*** Data in this exercise Section Begins ***

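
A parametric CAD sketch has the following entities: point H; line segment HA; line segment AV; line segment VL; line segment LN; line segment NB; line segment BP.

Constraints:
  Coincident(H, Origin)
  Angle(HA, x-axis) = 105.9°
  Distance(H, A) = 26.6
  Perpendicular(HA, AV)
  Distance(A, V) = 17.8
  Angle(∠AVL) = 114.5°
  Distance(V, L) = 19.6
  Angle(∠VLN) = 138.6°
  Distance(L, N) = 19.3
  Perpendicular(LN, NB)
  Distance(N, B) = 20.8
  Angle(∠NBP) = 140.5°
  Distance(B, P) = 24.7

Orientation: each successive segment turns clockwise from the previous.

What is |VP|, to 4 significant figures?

32.53

The perpendicularity gives NB at right angles to LN, so NB runs at 179.0°; with |NB| = 20.8, B = (1.401, -3.401). ∠NBP = 140.5° gives BP at 139.5° from the x-axis; with |BP| = 24.7, P = (-17.38, 12.64). Then |VP| = |P − V| = 32.53.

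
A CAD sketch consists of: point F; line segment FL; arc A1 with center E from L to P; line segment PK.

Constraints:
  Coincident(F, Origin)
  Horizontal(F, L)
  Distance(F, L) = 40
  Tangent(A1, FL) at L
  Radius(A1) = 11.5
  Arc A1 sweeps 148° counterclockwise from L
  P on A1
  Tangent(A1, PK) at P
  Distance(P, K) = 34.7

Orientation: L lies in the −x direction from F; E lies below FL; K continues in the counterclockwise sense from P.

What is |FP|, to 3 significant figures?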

*** Data in this exercise Section Ends ***

* _Task statement_:
Faithfully copy every entry, leaving nothing out.

* _Response for this exercise_:
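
A parametric CAD sketch has the following entities: point H; line segment HA; line segment AV; line segment VL; line segment LN; line segment NB; line segment BP.

Constraints:
  Coincident(H, Origin)
  Angle(HA, x-axis) = 105.9°
  Distance(H, A) = 26.6
  Perpendicular(HA, AV)
  Distance(A, V) = 17.8
  Angle(∠AVL) = 114.5°
  Distance(V, L) = 19.6
  Angle(∠VLN) = 138.6°
  Distance(L, N) = 19.3
  Perpendicular(LN, NB)
  Distance(N, B) = 20.8
  Angle(∠NBP) = 140.5°
  Distance(B, P) = 24.7

Orientation: each successive segment turns clockwise from the previous.

What is |VP|, to 4 significant figures?

32.53

The perpendicularity gives NB at right angles to LN, so NB runs at 179.0°; with |NB| = 20.8, B = (1.401, -3.401). ∠NBP = 140.5° gives BP at 139.5° from the x-axis; with |BP| = 24.7, P = (-17.38, 12.64). Then |VP| = |P − V| = 32.53.

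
A CAD sketch consists of: point F; line segment FL; arc A1 with center E from L to P; line segment PK.

Constraints:
  Coincident(F, Origin)
  Horizontal(F, L)
  Distance(F, L) = 40
  Tangent(A1, FL) at L
  Radius(A1) = 11.5
  Arc A1 sweeps 148° counterclockwise from L
  P on A1
  Tangent(A1, PK) at P
  Distance(P, K) = 34.7

Orientation: L lies in the −x direction from F; E lies below FL; K continues in the counterclockwise sense from P.

What is |FP|, to 3 significant figures?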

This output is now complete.